▸ **WHAT TO DO**
In full and without deviation, reproduce the records that follow.

Extracted data entries
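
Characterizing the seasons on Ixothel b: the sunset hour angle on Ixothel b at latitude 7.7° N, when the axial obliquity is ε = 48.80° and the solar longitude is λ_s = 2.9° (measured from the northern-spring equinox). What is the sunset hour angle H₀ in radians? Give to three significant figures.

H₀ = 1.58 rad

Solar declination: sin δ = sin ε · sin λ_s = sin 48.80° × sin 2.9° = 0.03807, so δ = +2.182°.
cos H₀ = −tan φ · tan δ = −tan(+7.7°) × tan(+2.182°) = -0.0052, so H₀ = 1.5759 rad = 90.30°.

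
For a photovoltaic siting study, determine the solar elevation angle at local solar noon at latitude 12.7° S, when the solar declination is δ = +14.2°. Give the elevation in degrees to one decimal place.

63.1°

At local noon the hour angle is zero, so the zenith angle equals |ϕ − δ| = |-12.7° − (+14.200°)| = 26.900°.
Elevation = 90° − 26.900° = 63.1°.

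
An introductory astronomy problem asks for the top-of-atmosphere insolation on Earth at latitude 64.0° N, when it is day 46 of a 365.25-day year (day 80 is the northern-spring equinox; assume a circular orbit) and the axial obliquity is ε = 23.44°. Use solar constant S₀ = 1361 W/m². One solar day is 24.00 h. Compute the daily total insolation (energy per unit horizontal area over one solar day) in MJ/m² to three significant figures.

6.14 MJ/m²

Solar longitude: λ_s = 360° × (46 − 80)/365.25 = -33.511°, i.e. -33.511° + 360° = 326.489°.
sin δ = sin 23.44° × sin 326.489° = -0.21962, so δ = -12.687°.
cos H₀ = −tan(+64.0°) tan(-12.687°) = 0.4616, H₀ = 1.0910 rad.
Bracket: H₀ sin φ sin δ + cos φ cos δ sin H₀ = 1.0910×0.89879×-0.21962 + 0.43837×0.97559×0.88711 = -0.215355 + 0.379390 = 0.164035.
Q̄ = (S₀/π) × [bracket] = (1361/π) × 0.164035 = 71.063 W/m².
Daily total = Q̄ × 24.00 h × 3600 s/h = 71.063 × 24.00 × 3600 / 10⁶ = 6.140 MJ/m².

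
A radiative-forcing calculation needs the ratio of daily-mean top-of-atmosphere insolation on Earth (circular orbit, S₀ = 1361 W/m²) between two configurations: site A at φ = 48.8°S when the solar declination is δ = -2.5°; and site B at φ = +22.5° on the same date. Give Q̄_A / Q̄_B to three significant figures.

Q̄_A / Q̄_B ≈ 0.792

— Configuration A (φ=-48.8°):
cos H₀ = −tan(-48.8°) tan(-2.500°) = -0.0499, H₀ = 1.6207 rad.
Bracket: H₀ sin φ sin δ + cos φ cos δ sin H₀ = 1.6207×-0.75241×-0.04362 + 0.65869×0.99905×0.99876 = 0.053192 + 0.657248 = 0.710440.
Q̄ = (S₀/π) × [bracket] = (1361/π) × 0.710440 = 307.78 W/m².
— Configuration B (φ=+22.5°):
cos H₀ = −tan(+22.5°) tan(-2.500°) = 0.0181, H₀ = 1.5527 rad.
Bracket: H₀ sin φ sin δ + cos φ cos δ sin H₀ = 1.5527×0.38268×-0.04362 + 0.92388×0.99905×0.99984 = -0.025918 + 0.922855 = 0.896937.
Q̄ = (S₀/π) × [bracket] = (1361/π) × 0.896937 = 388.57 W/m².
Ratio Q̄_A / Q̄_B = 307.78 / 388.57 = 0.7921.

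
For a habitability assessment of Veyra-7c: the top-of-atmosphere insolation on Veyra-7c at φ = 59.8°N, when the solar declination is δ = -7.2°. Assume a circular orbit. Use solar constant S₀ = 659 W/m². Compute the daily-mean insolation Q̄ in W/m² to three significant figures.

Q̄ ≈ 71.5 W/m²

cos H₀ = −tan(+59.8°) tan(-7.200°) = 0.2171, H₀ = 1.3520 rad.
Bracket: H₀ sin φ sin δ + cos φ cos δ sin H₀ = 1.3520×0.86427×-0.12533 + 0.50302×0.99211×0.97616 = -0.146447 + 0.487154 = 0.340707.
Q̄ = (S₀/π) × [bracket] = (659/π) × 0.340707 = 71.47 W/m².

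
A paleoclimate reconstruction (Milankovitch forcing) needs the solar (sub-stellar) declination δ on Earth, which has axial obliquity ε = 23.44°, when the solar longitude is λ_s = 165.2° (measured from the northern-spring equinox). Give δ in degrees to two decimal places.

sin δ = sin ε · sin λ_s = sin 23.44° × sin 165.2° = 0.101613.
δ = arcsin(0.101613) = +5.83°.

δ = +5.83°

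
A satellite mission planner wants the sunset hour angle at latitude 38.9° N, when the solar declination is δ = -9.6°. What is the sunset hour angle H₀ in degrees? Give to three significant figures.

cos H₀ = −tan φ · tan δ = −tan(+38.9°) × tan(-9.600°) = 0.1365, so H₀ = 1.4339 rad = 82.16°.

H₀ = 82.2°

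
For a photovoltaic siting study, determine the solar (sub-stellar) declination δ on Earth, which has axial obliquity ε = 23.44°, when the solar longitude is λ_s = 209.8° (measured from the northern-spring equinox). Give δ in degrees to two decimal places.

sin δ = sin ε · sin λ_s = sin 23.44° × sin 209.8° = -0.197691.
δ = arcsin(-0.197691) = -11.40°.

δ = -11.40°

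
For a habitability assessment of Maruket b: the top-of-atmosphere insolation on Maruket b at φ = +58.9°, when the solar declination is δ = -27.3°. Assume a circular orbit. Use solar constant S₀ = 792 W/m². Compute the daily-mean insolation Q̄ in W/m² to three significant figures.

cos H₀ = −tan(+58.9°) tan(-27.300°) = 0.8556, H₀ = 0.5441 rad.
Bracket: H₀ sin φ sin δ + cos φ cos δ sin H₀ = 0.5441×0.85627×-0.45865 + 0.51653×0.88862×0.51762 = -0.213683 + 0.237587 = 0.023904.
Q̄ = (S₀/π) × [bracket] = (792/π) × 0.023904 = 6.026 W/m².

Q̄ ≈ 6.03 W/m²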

▸ **EXERCISE RESULT**
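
Characterizing the seasons on Ixothel b: the sunset hour angle on Ixothel b at latitude 7.7° N, when the axial obliquity is ε = 48.80° and the solar longitude is λ_s = 2.9° (measured from the northern-spring equinox). What is the sunset hour angle H₀ in radians? Give to three significant figures.

H₀ = 1.58 rad

Solar declination: sin δ = sin ε · sin λ_s = sin 48.80° × sin 2.9° = 0.03807, so δ = +2.182°.
cos H₀ = −tan φ · tan δ = −tan(+7.7°) × tan(+2.182°) = -0.0052, so H₀ = 1.5759 rad = 90.30°.

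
For a photovoltaic siting study, determine the solar elevation angle at local solar noon at latitude 12.7° S, when the solar declination is δ = +14.2°. Give the elevation in degrees to one decimal place.

63.1°

At local noon the hour angle is zero, so the zenith angle equals |ϕ − δ| = |-12.7° − (+14.200°)| = 26.900°.
Elevation = 90° − 26.900° = 63.1°.

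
An introductory astronomy problem asks for the top-of-atmosphere insolation on Earth at latitude 64.0° N, when it is day 46 of a 365.25-day year (day 80 is the northern-spring equinox; assume a circular orbit) and the axial obliquity is ε = 23.44°. Use solar constant S₀ = 1361 W/m². One solar day is 24.00 h. Compute the daily total insolation (energy per unit horizontal area over one solar day) in MJ/m² to three significant figures.

6.14 MJ/m²

Solar longitude: λ_s = 360° × (46 − 80)/365.25 = -33.511°, i.e. -33.511° + 360° = 326.489°.
sin δ = sin 23.44° × sin 326.489° = -0.21962, so δ = -12.687°.
cos H₀ = −tan(+64.0°) tan(-12.687°) = 0.4616, H₀ = 1.0910 rad.
Bracket: H₀ sin φ sin δ + cos φ cos δ sin H₀ = 1.0910×0.89879×-0.21962 + 0.43837×0.97559×0.88711 = -0.215355 + 0.379390 = 0.164035.
Q̄ = (S₀/π) × [bracket] = (1361/π) × 0.164035 = 71.063 W/m².
Daily total = Q̄ × 24.00 h × 3600 s/h = 71.063 × 24.00 × 3600 / 10⁶ = 6.140 MJ/m².

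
A radiative-forcing calculation needs the ratio of daily-mean top-of-atmosphere insolation on Earth (circular orbit, S₀ = 1361 W/m²) between two configurations: site A at φ = 48.8°S when the solar declination is δ = -2.5°; and site B at φ = +22.5° on the same date. Give Q̄_A / Q̄_B to three significant figures.

Q̄_A / Q̄_B ≈ 0.792

— Configuration A (φ=-48.8°):
cos H₀ = −tan(-48.8°) tan(-2.500°) = -0.0499, H₀ = 1.6207 rad.
Bracket: H₀ sin φ sin δ + cos φ cos δ sin H₀ = 1.6207×-0.75241×-0.04362 + 0.65869×0.99905×0.99876 = 0.053192 + 0.657248 = 0.710440.
Q̄ = (S₀/π) × [bracket] = (1361/π) × 0.710440 = 307.78 W/m².
— Configuration B (φ=+22.5°):
cos H₀ = −tan(+22.5°) tan(-2.500°) = 0.0181, H₀ = 1.5527 rad.
Bracket: H₀ sin φ sin δ + cos φ cos δ sin H₀ = 1.5527×0.38268×-0.04362 + 0.92388×0.99905×0.99984 = -0.025918 + 0.922855 = 0.896937.
Q̄ = (S₀/π) × [bracket] = (1361/π) × 0.896937 = 388.57 W/m².
Ratio Q̄_A / Q̄_B = 307.78 / 388.57 = 0.7921.

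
For a habitability assessment of Veyra-7c: the top-of-atmosphere insolation on Veyra-7c at φ = 59.8°N, when the solar declination is δ = -7.2°. Assume a circular orbit. Use solar constant S₀ = 659 W/m². Compute the daily-mean insolation Q̄ in W/m² to three significant figures.

Q̄ ≈ 71.5 W/m²

cos H₀ = −tan(+59.8°) tan(-7.200°) = 0.2171, H₀ = 1.3520 rad.
Bracket: H₀ sin φ sin δ + cos φ cos δ sin H₀ = 1.3520×0.86427×-0.12533 + 0.50302×0.99211×0.97616 = -0.146447 + 0.487154 = 0.340707.
Q̄ = (S₀/π) × [bracket] = (659/π) × 0.340707 = 71.47 W/m².

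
A paleoclimate reconstruction (Milankovitch forcing) needs the solar (sub-stellar) declination δ on Earth, which has axial obliquity ε = 23.44°, when the solar longitude is λ_s = 165.2° (measured from the northern-spring equinox). Give δ in degrees to two decimal places.

sin δ = sin ε · sin λ_s = sin 23.44° × sin 165.2° = 0.101613.
δ = arcsin(0.101613) = +5.83°.

δ = +5.83°

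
A satellite mission planner wants the sunset hour angle at latitude 38.9° N, when the solar declination is δ = -9.6°. What is the sunset hour angle H₀ in degrees? Give to three significant figures.

cos H₀ = −tan φ · tan δ = −tan(+38.9°) × tan(-9.600°) = 0.1365, so H₀ = 1.4339 rad = 82.16°.

H₀ = 82.2°

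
For a photovoltaic siting study, determine the solar (sub-stellar) declination δ on Earth, which has axial obliquity ε = 23.44°, when the solar longitude is λ_s = 209.8° (measured from the northern-spring equinox). Give δ in degrees to two decimal places.

sin δ = sin ε · sin λ_s = sin 23.44° × sin 209.8° = -0.197691.
δ = arcsin(-0.197691) = -11.40°.

δ = -11.40°

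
For a habitability assessment of Maruket b: the top-of-atmosphere insolation on Maruket b at φ = +58.9°, when the solar declination is δ = -27.3°. Assume a circular orbit. Use solar constant S₀ = 792 W/m². Compute the daily-mean insolation Q̄ in W/m² to three significant figures.

cos H₀ = −tan(+58.9°) tan(-27.300°) = 0.8556, H₀ = 0.5441 rad.
Bracket: H₀ sin φ sin δ + cos φ cos δ sin H₀ = 0.5441×0.85627×-0.45865 + 0.51653×0.88862×0.51762 = -0.213683 + 0.237587 = 0.023904.
Q̄ = (S₀/π) × [bracket] = (792/π) × 0.023904 = 6.026 W/m².

Q̄ ≈ 6.03 W/m²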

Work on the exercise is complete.